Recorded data

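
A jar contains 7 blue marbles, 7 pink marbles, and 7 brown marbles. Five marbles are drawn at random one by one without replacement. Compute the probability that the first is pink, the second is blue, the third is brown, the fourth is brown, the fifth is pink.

Multiply the conditional probability of each draw in order, without replacement, so each draw removes one from its color and from the total.
P = (7/21) · (7/20) · (7/19) · (6/18) · (6/17) = 49/9690 ≈ 0.0051.

49/9690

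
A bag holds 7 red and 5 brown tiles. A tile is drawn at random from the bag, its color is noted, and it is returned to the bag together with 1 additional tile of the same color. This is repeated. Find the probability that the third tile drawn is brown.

Sum over the four possibilities for the first two draws (brown/not-brown each), tracking how the brown count and total change by +1 per draw.
P(third is brown) = 5/12 ≈ 0.4167. (In a Pólya urn every draw has the same marginal probability 5/12.)

5/12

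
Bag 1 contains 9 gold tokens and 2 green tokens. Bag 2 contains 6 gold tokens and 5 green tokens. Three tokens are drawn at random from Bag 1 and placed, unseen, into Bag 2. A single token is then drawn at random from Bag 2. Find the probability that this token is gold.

93/154

Condition on how many of the transferred tokens are gold (from Bag 1: 9 gold of 11; then Bag 2 has 14 total).
  1 gold: C(9,1)C(2,2)/C(11,3) = 3/55; then P = 7/14
  2 gold: C(9,2)C(2,1)/C(11,3) = 24/55; then P = 8/14
  3 gold: C(9,3)C(2,0)/C(11,3) = 28/55; then P = 9/14
P(gold from Bag 2) = 93/154 ≈ 0.6039.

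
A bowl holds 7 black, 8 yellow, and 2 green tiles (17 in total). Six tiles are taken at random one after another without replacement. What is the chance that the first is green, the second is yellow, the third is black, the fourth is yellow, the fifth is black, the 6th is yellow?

Multiply the conditional probability of each draw in order, without replacement, so each draw removes one from its color and from the total.
P = (2/17) · (8/16) · (7/15) · (7/14) · (6/13) · (6/12) = 7/2210 ≈ 0.0032.

7/2210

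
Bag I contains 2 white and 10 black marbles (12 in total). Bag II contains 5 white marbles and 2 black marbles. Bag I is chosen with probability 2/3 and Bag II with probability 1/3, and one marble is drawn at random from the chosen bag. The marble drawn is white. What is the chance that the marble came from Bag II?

P(white | Bag I) = 1/6; P(white | Bag II) = 5/7.
P(white) = 2/3·1/6 + 1/3·5/7 = 22/63.
By Bayes' rule, P(Bag II | white) = 5/21 / 22/63 = 15/22 ≈ 0.6818.

15/22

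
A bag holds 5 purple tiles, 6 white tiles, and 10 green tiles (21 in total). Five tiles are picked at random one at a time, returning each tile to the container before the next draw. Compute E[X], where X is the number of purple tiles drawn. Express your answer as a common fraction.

By linearity of expectation, E[X] = Σ P(draw i is purple); each independent draw has P(purple) = 5/21.
E[X] = 5 · 5/21 = 25/21 ≈ 1.1905.

25/21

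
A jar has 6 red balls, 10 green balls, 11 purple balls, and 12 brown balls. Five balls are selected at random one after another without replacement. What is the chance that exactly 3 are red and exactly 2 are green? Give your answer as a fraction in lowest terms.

100/63973

Unordered draws without replacement: count favorable combinations over C(39,5).
Favorable = C(6,3) · C(10,2) · C(11,0) · C(12,0) = 900; total = C(39,5) = 575757.
P = 900/575757 = 100/63973 ≈ 0.0016.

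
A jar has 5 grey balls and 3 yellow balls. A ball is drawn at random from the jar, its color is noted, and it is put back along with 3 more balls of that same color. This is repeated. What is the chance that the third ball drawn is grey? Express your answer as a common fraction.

5/8

Sum over the four possibilities for the first two draws (grey/not-grey each), tracking how the grey count and total change by +3 per draw.
P(third is grey) = 5/8 ≈ 0.6250. (In a Pólya urn every draw has the same marginal probability 5/8.)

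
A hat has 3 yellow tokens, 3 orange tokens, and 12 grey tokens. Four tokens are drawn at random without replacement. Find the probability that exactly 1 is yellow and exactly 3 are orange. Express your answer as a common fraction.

Unordered draws without replacement: count favorable combinations over C(18,4).
Favorable = C(3,1) · C(3,3) · C(12,0) = 3; total = C(18,4) = 3060.
P = 3/3060 = 1/1020 ≈ 0.0010.

1/1020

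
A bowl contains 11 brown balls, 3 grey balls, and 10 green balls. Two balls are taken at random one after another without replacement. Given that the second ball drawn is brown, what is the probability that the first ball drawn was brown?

10/23

P(first=brown and the second ball drawn is brown) = (11/24)·(10/23) = 55/276.
P(the second ball drawn is brown) = Σ over first color = 55/276 + 11/184 + 55/276 = 11/24.
By Bayes, P(first=brown | the second ball drawn is brown) = 55/276 / 11/24 = 10/23 ≈ 0.4348.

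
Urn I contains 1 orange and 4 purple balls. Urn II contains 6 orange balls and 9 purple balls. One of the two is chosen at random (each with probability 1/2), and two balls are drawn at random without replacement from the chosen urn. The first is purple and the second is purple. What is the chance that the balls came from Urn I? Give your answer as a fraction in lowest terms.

P(E | Urn I) = 3/5; P(E | Urn II) = 12/35.
P(E) = 1/2·3/5 + 1/2·12/35 = 33/70.
By Bayes' rule, P(Urn I | E) = 3/10 / 33/70 = 7/11 ≈ 0.6364.

7/11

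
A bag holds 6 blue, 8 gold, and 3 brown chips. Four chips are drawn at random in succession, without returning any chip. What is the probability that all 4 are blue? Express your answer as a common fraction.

3/476

Unordered draws without replacement: count favorable combinations over C(17,4).
Favorable = C(6,4) · C(8,0) · C(3,0) = 15; total = C(17,4) = 2380.
P = 15/2380 = 3/476 ≈ 0.0063.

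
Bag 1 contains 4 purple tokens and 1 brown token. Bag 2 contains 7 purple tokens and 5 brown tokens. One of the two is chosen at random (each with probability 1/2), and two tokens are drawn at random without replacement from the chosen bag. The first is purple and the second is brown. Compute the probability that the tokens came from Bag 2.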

→ BRIEF:
I'd like the records returned exactly as they were written, please.

→ EXERCISE RESULT:
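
A jar contains 7 blue marbles, 7 pink marbles, and 7 brown marbles. Five marbles are drawn at random one by one without replacement. Compute the probability that the first is pink, the second is blue, the third is brown, the fourth is brown, the fifth is pink.

Multiply the conditional probability of each draw in order, without replacement, so each draw removes one from its color and from the total.
P = (7/21) · (7/20) · (7/19) · (6/18) · (6/17) = 49/9690 ≈ 0.0051.

49/9690

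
A bag holds 7 red and 5 brown tiles. A tile is drawn at random from the bag, its color is noted, and it is returned to the bag together with 1 additional tile of the same color. This is repeated. Find the probability that the third tile drawn is brown.

Sum over the four possibilities for the first two draws (brown/not-brown each), tracking how the brown count and total change by +1 per draw.
P(third is brown) = 5/12 ≈ 0.4167. (In a Pólya urn every draw has the same marginal probability 5/12.)

5/12

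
Bag 1 contains 9 gold tokens and 2 green tokens. Bag 2 contains 6 gold tokens and 5 green tokens. Three tokens are drawn at random from Bag 1 and placed, unseen, into Bag 2. A single token is then drawn at random from Bag 2. Find the probability that this token is gold.

93/154

Condition on how many of the transferred tokens are gold (from Bag 1: 9 gold of 11; then Bag 2 has 14 total).
  1 gold: C(9,1)C(2,2)/C(11,3) = 3/55; then P = 7/14
  2 gold: C(9,2)C(2,1)/C(11,3) = 24/55; then P = 8/14
  3 gold: C(9,3)C(2,0)/C(11,3) = 28/55; then P = 9/14
P(gold from Bag 2) = 93/154 ≈ 0.6039.

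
A bowl holds 7 black, 8 yellow, and 2 green tiles (17 in total). Six tiles are taken at random one after another without replacement. What is the chance that the first is green, the second is yellow, the third is black, the fourth is yellow, the fifth is black, the 6th is yellow?

Multiply the conditional probability of each draw in order, without replacement, so each draw removes one from its color and from the total.
P = (2/17) · (8/16) · (7/15) · (7/14) · (6/13) · (6/12) = 7/2210 ≈ 0.0032.

7/2210

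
Bag I contains 2 white and 10 black marbles (12 in total). Bag II contains 5 white marbles and 2 black marbles. Bag I is chosen with probability 2/3 and Bag II with probability 1/3, and one marble is drawn at random from the chosen bag. The marble drawn is white. What is the chance that the marble came from Bag II?

P(white | Bag I) = 1/6; P(white | Bag II) = 5/7.
P(white) = 2/3·1/6 + 1/3·5/7 = 22/63.
By Bayes' rule, P(Bag II | white) = 5/21 / 22/63 = 15/22 ≈ 0.6818.

15/22

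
A bag holds 5 purple tiles, 6 white tiles, and 10 green tiles (21 in total). Five tiles are picked at random one at a time, returning each tile to the container before the next draw. Compute E[X], where X is the number of purple tiles drawn. Express your answer as a common fraction.

By linearity of expectation, E[X] = Σ P(draw i is purple); each independent draw has P(purple) = 5/21.
E[X] = 5 · 5/21 = 25/21 ≈ 1.1905.

25/21

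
A jar has 6 red balls, 10 green balls, 11 purple balls, and 12 brown balls. Five balls are selected at random one after another without replacement. What is the chance that exactly 3 are red and exactly 2 are green? Give your answer as a fraction in lowest terms.

100/63973

Unordered draws without replacement: count favorable combinations over C(39,5).
Favorable = C(6,3) · C(10,2) · C(11,0) · C(12,0) = 900; total = C(39,5) = 575757.
P = 900/575757 = 100/63973 ≈ 0.0016.

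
A jar has 5 grey balls and 3 yellow balls. A ball is drawn at random from the jar, its color is noted, and it is put back along with 3 more balls of that same color. This is repeated. What is the chance that the third ball drawn is grey? Express your answer as a common fraction.

5/8

Sum over the four possibilities for the first two draws (grey/not-grey each), tracking how the grey count and total change by +3 per draw.
P(third is grey) = 5/8 ≈ 0.6250. (In a Pólya urn every draw has the same marginal probability 5/8.)

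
A hat has 3 yellow tokens, 3 orange tokens, and 12 grey tokens. Four tokens are drawn at random without replacement. Find the probability that exactly 1 is yellow and exactly 3 are orange. Express your answer as a common fraction.

Unordered draws without replacement: count favorable combinations over C(18,4).
Favorable = C(3,1) · C(3,3) · C(12,0) = 3; total = C(18,4) = 3060.
P = 3/3060 = 1/1020 ≈ 0.0010.

1/1020

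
A bowl contains 11 brown balls, 3 grey balls, and 10 green balls. Two balls are taken at random one after another without replacement. Given that the second ball drawn is brown, what is the probability that the first ball drawn was brown?

10/23

P(first=brown and the second ball drawn is brown) = (11/24)·(10/23) = 55/276.
P(the second ball drawn is brown) = Σ over first color = 55/276 + 11/184 + 55/276 = 11/24.
By Bayes, P(first=brown | the second ball drawn is brown) = 55/276 / 11/24 = 10/23 ≈ 0.4348.

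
Urn I contains 1 orange and 4 purple balls. Urn II contains 6 orange balls and 9 purple balls. One of the two is chosen at random (each with probability 1/2), and two balls are drawn at random without replacement from the chosen urn. The first is purple and the second is purple. What is the chance that the balls came from Urn I? Give your answer as a fraction in lowest terms.

P(E | Urn I) = 3/5; P(E | Urn II) = 12/35.
P(E) = 1/2·3/5 + 1/2·12/35 = 33/70.
By Bayes' rule, P(Urn I | E) = 3/10 / 33/70 = 7/11 ≈ 0.6364.

7/11

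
A bag holds 6 blue, 8 gold, and 3 brown chips. Four chips are drawn at random in succession, without returning any chip. What is the probability that all 4 are blue? Express your answer as a common fraction.

3/476

Unordered draws without replacement: count favorable combinations over C(17,4).
Favorable = C(6,4) · C(8,0) · C(3,0) = 15; total = C(17,4) = 2380.
P = 15/2380 = 3/476 ≈ 0.0063.

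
Bag 1 contains 4 purple tokens and 1 brown token. Bag 2 contains 7 purple tokens and 5 brown tokens. One of the two is chosen at random (each with probability 1/2), and two tokens are drawn at random without replacement from the chosen bag. The first is purple and the second is brown. Compute the probability that the tokens came from Bag 2.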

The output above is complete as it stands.